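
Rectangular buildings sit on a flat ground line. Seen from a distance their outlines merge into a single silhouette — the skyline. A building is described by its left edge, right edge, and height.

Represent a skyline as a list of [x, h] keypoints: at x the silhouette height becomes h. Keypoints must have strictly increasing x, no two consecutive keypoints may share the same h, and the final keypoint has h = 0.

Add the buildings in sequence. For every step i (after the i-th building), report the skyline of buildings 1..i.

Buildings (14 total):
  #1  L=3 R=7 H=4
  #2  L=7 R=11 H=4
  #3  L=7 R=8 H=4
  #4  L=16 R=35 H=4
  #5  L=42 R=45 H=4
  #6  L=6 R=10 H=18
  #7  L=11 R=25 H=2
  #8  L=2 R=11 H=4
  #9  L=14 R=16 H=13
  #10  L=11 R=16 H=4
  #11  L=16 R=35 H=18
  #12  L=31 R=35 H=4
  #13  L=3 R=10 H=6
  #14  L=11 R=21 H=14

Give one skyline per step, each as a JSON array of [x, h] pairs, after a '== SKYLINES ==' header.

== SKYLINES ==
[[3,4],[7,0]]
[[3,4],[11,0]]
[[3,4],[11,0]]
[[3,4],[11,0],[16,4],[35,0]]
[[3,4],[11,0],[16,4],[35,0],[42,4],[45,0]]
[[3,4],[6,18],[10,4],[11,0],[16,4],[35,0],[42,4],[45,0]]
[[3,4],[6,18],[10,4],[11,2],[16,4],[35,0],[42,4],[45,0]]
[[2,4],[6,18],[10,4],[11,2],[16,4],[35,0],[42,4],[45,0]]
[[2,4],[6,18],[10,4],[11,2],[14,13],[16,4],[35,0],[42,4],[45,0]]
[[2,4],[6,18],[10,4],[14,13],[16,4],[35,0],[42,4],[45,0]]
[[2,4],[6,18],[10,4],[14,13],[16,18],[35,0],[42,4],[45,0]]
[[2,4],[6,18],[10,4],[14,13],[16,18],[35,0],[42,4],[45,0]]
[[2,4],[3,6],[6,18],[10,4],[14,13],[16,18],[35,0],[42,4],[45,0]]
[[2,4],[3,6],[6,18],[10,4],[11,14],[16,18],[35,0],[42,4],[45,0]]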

^^^^^^^^^^^^^^^^

Task to carry out:
Taking the material above, extract exactly and only the lines from the line with "L=16 R=35 H=18" to the line with "L=11 R=21 H=14", inclusive of both.

Solution to the problem:
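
  #11  L=16 R=35 H=18
  #12  L=31 R=35 H=4
  #13  L=3 R=10 H=6
  #14  L=11 R=21 H=14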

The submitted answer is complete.